Aim of the exercise |
Down to the last line, print the material below verbatim.

Supplied records |
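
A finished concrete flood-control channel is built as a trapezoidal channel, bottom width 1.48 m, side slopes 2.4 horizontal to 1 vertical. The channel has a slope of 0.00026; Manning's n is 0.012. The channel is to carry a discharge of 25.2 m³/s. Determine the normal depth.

Manning's equation rearranged: A R^(2/3) = nQ / (1·√S) = 0.012 × 25.2 / (√0.00026) = 18.75.
At y = 2.63 m: A R^(2/3) = 25.06 — high.
At y = 1.88 m: A R^(2/3) = 11.27 — low.
At y = 2.33 m: A R^(2/3) = 18.73 — close enough.

y_n = 2.33 m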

Exercise output |
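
A finished concrete flood-control channel is built as a trapezoidal channel, bottom width 1.48 m, side slopes 2.4 horizontal to 1 vertical. The channel has a slope of 0.00026; Manning's n is 0.012. The channel is to carry a discharge of 25.2 m³/s. Determine the normal depth.

Manning's equation rearranged: A R^(2/3) = nQ / (1·√S) = 0.012 × 25.2 / (√0.00026) = 18.75.
At y = 2.63 m: A R^(2/3) = 25.06 — high.
At y = 1.88 m: A R^(2/3) = 11.27 — low.
At y = 2.33 m: A R^(2/3) = 18.73 — close enough.

y_n = 2.33 m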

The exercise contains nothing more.